---------- Records supplied ----------
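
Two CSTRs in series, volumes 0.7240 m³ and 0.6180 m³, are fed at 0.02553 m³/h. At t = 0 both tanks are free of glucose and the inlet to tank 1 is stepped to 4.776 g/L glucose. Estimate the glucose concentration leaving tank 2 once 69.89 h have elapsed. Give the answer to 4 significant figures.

Time constants: τᵢ = Vᵢ/Q for each well-mixed tank.
τ₁ = 0.7240/0.02553 = 28.3588 h; τ₂ = 0.6180/0.02553 = 24.2068 h.
Solving the cascade with C₁(0)=C₂(0)=0 gives C₂(t) = C_in[1 − (τ₁ e^(−t/τ₁) − τ₂ e^(−t/τ₂))/(τ₁ − τ₂)].
At t = 69.89: e^(−t/τ₁) = 0.0850521, e^(−t/τ₂) = 0.0557319.
C₂ = 4.776·[1 − (28.3588·0.0850521 − 24.2068·0.0557319)/(4.15198)] = 4.776·0.744005 = 3.55337 g/L.

3.553 g/L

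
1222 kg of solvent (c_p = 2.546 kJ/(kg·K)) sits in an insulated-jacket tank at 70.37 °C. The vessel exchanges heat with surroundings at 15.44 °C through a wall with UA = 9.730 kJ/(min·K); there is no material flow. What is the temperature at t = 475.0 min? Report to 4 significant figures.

Lumped-capacitance energy balance: M c_p dT/dt = UA(T_amb − T).
dT/dt = (T_ss − T)/τ with T_ss = T_amb = 15.4400 °C, τ = M c_p/UA = 1222·2.546/9.730 = 319.755 min.
Integrating: T(t) = T_ss + (T₀ − T_ss) e^(−t/τ).
T(475.0) = 15.4400 + (54.9300)·0.226386 = 27.8754 °C.

27.88 °C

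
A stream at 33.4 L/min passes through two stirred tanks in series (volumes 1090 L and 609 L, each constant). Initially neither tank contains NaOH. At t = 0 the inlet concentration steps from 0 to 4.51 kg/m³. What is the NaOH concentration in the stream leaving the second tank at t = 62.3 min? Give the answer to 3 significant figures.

3.18 kg/m³

Time constants: τᵢ = Vᵢ/Q for each well-mixed tank.
τ₁ = 1090/33.4 = 32.635 min; τ₂ = 609/33.4 = 18.234 min.
Tank 1: C₁ = C_in(1 − e^(−t/τ₁)). Tank 2 (τ₁ ≠ τ₂): C₂ = C_in[1 − (τ₁ e^(−t/τ₁) − τ₂ e^(−t/τ₂))/(τ₁ − τ₂)].
At t = 62.3: e^(−t/τ₁) = 0.14823, e^(−t/τ₂) = 0.032818.
C₂ = 4.51·[1 − (32.635·0.14823 − 18.234·0.032818)/(14.401)] = 4.51·0.70565 = 3.1825 kg/m³.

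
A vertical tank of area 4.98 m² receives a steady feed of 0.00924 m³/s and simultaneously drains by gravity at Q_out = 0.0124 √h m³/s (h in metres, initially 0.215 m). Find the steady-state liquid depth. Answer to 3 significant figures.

A dh/dt = Q_in − 0.0124 √h. Steady state requires inflow = outflow:
Q_in = 0.0124 √h_ss ⇒ √h_ss = 0.00924/0.0124 = 0.74516.
h_ss = 0.74516² = 0.55527 m. (Since h₀ = 0.215 m < h_ss, the level will rise toward this value.)

0.555 m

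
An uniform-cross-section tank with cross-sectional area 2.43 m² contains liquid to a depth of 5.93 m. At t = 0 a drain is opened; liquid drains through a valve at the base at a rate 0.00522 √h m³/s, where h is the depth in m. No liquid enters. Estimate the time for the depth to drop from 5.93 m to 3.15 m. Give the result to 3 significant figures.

615 s

With no inflow, A dh/dt = −0.00522 √h.
Separate and integrate: 2(√h − √h₀) = −(0.00522/A) t.
t = 2A(√h₀ − √h)/0.00522 = 2·2.43·(√5.93 − √3.15)/0.00522
  = 4.8600 × (2.4352 − 1.7748) / 0.00522 = 614.79 s.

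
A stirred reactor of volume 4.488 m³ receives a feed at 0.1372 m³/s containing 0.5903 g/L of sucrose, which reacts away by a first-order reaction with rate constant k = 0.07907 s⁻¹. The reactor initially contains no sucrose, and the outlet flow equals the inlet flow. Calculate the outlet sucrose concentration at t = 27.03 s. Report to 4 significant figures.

0.1561 g/L

V dC/dt = Q(C_in − C) − k V C.
dC/dt = (Q/V) C_in − (Q/V + k) C; effective rate a = Q/V + k = 0.0305704 + 0.07907 = 0.109640 s⁻¹.
C_ss = Q C_in/(Q + kV) = 0.164590 g/L; C(t) = C_ss + (C₀ − C_ss) e^(−a t).
C(27.03) = 0.164590 + (-0.164590)·e^(−0.109640·27.03) = 0.164590 + (-0.164590)·0.0516337 = 0.156092 g/L.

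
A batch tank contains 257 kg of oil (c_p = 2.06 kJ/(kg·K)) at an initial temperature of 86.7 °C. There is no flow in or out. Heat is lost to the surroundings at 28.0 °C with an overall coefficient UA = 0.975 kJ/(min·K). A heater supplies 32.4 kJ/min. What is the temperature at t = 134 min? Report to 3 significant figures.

81.1 °C

First-law balance (no shaft work): M c_p dT/dt = −UA(T − T_amb) + Q̇.
dT/dt = (T_ss − T)/τ with T_ss = T_amb + Q̇/UA = 28.0 + 32.4/0.975 = 61.231 °C, τ = M c_p/UA = 257·2.06/0.975 = 542.99 min.
Integrating: T(t) = T_ss + (T₀ − T_ss) e^(−t/τ).
T(134) = 61.231 + (25.469)·0.78131 = 81.130 °C.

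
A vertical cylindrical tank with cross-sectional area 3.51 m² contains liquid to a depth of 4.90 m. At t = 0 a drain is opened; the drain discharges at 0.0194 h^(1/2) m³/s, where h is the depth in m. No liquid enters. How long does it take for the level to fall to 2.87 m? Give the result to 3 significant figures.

A dh/dt = −Q_out = −0.0194 √h.
Separate and integrate: 2(√h − √h₀) = −(0.0194/A) t.
t = 2A(√h₀ − √h)/0.0194 = 2·3.51·(√4.90 − √2.87)/0.0194
  = 7.0200 × (2.2136 − 1.6941) / 0.0194 = 187.98 s.

188 s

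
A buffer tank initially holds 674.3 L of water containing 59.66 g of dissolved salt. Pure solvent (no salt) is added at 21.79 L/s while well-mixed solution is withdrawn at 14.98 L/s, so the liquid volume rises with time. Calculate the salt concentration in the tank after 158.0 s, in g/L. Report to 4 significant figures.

0.004182 g/L

Let m(t) be the amount of salt. Volume: V(t) = V₀ + (Q_in − Q_out) t = 674.3 + 6.81000 t; V(158.0) = 1750.28 L.
Species balance (pure solvent in): dm/dt = −Q_out · m/V(t).
dm/m = −Q_out dt/(V₀ + 6.81000 t); integrating gives ln(m/m₀) = −(Q_out/(Q_in−Q_out)) ln(V/V₀).
m = m₀ (V₀/V)^(Q_out/(Q_in−Q_out)) = 59.66 × (674.3/1750.28)^(2.19971) = 7.31889 g.
C = m/V = 7.31889/1750.28 = 0.00418155 g/L.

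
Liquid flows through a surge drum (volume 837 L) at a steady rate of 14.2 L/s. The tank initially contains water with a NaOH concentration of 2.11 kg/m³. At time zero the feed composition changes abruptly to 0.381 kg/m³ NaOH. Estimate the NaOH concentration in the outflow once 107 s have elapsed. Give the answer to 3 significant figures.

0.662 kg/m³

Unsteady species balance (constant V, well mixed): V dC/dt = Q(C_in − C).
Rewrite as dC/dt + C/τ = C_in/τ, τ = V/Q = 58.944 s.
C approaches C_in exponentially: C(t) = C_in + (C₀ − C_in) e^(−t/τ).
C(107) = 0.381 + (2.11 − 0.381)·e^(−107/58.944) = 0.381 + (1.7290)·0.16279 = 0.66246 kg/m³.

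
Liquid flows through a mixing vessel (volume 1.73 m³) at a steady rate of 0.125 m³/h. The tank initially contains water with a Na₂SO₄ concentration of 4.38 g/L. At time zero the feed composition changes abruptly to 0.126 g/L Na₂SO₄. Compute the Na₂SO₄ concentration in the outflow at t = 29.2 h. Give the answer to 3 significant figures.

Transient balance on the dissolved component: V dC/dt = Q(C_in − C).
So dC/dt = (C_in − C)/τ with τ = V/Q = 1.73/0.125 = 13.840 h.
C approaches C_in exponentially: C(t) = C_in + (C₀ − C_in) e^(−t/τ).
C(29.2) = 0.126 + (4.38 − 0.126)·e^(−29.2/13.840) = 0.126 + (4.2540)·0.12126 = 0.64184 g/L.

0.642 g/L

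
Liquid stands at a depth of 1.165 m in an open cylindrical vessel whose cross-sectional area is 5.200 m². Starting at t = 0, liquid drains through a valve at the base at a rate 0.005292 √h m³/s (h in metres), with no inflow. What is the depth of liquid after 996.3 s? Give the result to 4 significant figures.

A dh/dt = −Q_out = −0.005292 √h.
This is separable: 2 d(√h)/dt = −0.005292/A, so √h = √h₀ − (0.005292/(2A)) t.
√h = √1.165 − 0.005292·996.3/(2·5.200) = 1.07935 − 0.506963 = 0.572388.
h = 0.572388² = 0.327628 m.

0.3276 m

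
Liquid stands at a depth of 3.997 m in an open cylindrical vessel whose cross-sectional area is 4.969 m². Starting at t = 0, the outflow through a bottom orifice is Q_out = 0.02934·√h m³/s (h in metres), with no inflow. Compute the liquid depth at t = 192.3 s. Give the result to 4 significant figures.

2.049 m

Accumulation of liquid (constant cross-section A): A dh/dt = −0.02934 √h.
∫ h^(−1/2) dh = −(0.02934/A) ∫ dt, giving 2√h = 2√h₀ − (0.02934/A) t.
√h = √3.997 − 0.02934·192.3/(2·4.969) = 1.99925 − 0.567728 = 1.43152.
h = 1.43152² = 2.04925 m.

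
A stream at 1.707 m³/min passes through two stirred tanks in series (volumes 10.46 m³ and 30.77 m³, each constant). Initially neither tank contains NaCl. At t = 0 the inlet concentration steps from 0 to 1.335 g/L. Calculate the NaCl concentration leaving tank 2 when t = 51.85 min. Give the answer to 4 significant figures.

Each tank obeys Vᵢ dCᵢ/dt = Q(Cᵢ₋₁ − Cᵢ), so τᵢ = Vᵢ/Q.
τ₁ = 10.46/1.707 = 6.12771 min; τ₂ = 30.77/1.707 = 18.0258 min.
Solving the cascade with C₁(0)=C₂(0)=0 gives C₂(t) = C_in[1 − (τ₁ e^(−t/τ₁) − τ₂ e^(−t/τ₂))/(τ₁ − τ₂)].
At t = 51.85: e^(−t/τ₁) = 0.000211441, e^(−t/τ₂) = 0.0563352.
C₂ = 1.335·[1 − (6.12771·0.000211441 − 18.0258·0.0563352)/(-11.8981)] = 1.335·0.914760 = 1.22120 g/L.

1.221 g/L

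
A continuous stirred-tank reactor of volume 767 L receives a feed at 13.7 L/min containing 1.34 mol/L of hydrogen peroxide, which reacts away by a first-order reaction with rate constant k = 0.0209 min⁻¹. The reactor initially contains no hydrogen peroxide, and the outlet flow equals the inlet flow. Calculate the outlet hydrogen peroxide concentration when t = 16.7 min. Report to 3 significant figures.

Accumulation = in − out − consumed: V dC/dt = Q C_in − Q C − k V C.
This is linear with rate a = Q/V + k = 0.038762 min⁻¹.
C_ss = Q C_in/(Q + kV) = 0.61748 mol/L; C(t) = C_ss + (C₀ − C_ss) e^(−a t).
C(16.7) = 0.61748 + (-0.61748)·e^(−0.038762·16.7) = 0.61748 + (-0.61748)·0.52345 = 0.29426 mol/L.

0.294 mol/L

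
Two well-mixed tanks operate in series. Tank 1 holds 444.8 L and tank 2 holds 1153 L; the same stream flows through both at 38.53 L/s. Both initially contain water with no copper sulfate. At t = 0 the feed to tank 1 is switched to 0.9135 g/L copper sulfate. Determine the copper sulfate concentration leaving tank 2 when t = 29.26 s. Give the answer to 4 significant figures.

Each tank obeys Vᵢ dCᵢ/dt = Q(Cᵢ₋₁ − Cᵢ), so τᵢ = Vᵢ/Q.
τ₁ = 444.8/38.53 = 11.5443 s; τ₂ = 1153/38.53 = 29.9247 s.
Tank 1: C₁ = C_in(1 − e^(−t/τ₁)). Tank 2 (τ₁ ≠ τ₂): C₂ = C_in[1 − (τ₁ e^(−t/τ₁) − τ₂ e^(−t/τ₂))/(τ₁ − τ₂)].
At t = 29.26: e^(−t/τ₁) = 0.0792938, e^(−t/τ₂) = 0.376143.
C₂ = 0.9135·[1 − (11.5443·0.0792938 − 29.9247·0.376143)/(-18.3805)] = 0.9135·0.437415 = 0.399579 g/L.

0.3996 g/L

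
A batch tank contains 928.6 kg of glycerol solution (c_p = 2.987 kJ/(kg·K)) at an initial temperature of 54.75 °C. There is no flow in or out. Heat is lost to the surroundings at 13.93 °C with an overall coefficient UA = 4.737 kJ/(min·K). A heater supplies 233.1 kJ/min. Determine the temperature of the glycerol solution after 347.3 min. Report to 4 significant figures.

58.50 °C

Energy balance: M c_p dT/dt = −UA(T − T_amb) + Q̇.
dT/dt = (T_ss − T)/τ with T_ss = T_amb + Q̇/UA = 13.93 + 233.1/4.737 = 63.1384 °C, τ = M c_p/UA = 928.6·2.987/4.737 = 585.545 min.
Integrating: T(t) = T_ss + (T₀ − T_ss) e^(−t/τ).
T(347.3) = 63.1384 + (-8.38836)·0.552599 = 58.5030 °C.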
----------
Precisely the line with "A batch tank contains 928.6" and the lines after it, up to the last line of the entries above, are to be reproduced, and nothing more.

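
A batch tank contains 928.6 kg of glycerol solution (c_p = 2.987 kJ/(kg·K)) at an initial temperature of 54.75 °C. There is no flow in or out. Heat is lost to the surroundings at 13.93 °C with an overall coefficient UA = 4.737 kJ/(min·K). A heater supplies 233.1 kJ/min. Determine the temperature of the glycerol solution after 347.3 min. Report to 4 significant figures.

58.50 °C

Energy balance: M c_p dT/dt = −UA(T − T_amb) + Q̇.
dT/dt = (T_ss − T)/τ with T_ss = T_amb + Q̇/UA = 13.93 + 233.1/4.737 = 63.1384 °C, τ = M c_p/UA = 928.6·2.987/4.737 = 585.545 min.
Integrating: T(t) = T_ss + (T₀ − T_ss) e^(−t/τ).
T(347.3) = 63.1384 + (-8.38836)·0.552599 = 58.5030 °C.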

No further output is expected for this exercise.